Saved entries
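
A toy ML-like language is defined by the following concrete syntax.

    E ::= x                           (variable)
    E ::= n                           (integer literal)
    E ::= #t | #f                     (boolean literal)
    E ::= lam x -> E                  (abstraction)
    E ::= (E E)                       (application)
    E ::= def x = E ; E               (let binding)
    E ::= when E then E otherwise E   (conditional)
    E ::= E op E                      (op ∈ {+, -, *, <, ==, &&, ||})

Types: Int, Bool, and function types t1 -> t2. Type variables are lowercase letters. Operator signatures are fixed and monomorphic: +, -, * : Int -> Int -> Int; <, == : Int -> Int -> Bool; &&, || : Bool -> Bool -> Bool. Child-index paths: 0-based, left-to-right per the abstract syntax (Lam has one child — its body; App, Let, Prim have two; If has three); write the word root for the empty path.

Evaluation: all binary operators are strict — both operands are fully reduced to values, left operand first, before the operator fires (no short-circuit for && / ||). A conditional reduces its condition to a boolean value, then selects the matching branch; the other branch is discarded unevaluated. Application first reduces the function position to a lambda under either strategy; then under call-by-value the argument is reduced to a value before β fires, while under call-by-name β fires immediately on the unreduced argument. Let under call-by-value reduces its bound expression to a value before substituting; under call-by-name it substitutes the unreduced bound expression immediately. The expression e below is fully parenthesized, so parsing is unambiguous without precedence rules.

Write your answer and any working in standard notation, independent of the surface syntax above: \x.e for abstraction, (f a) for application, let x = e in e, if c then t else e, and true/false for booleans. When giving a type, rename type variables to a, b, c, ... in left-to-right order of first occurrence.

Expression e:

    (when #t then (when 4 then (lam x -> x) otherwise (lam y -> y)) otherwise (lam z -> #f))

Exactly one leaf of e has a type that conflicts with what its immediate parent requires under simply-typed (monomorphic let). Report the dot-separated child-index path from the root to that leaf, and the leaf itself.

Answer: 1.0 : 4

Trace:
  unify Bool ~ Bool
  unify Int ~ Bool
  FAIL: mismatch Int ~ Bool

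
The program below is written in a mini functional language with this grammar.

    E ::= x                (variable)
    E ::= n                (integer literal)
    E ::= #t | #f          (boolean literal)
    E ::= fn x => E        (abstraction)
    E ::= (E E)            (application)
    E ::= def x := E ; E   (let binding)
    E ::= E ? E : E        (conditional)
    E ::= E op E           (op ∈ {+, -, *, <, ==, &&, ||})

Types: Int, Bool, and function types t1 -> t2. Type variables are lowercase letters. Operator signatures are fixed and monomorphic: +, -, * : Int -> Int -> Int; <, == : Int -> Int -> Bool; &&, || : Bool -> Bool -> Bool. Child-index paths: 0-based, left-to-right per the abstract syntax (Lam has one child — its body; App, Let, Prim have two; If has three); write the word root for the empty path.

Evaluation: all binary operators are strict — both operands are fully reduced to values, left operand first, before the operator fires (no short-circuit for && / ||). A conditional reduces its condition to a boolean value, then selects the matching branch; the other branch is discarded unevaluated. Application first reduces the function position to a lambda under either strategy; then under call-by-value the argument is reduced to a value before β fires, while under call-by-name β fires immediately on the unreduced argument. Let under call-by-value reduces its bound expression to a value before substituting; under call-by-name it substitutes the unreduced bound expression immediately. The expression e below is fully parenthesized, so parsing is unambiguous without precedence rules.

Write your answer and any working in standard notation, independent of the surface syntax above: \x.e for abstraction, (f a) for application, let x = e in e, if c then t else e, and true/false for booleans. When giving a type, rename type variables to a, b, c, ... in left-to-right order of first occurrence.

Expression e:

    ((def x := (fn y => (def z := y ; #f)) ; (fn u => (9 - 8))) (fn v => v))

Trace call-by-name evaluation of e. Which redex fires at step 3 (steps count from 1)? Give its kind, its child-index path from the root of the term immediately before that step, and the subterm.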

WORK ITEM
When a line contains the string "binding", copy it from the records.

ANSWER AREA
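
    E ::= def x = E ; E               (let binding)
    E ::= def x := E ; E   (let binding)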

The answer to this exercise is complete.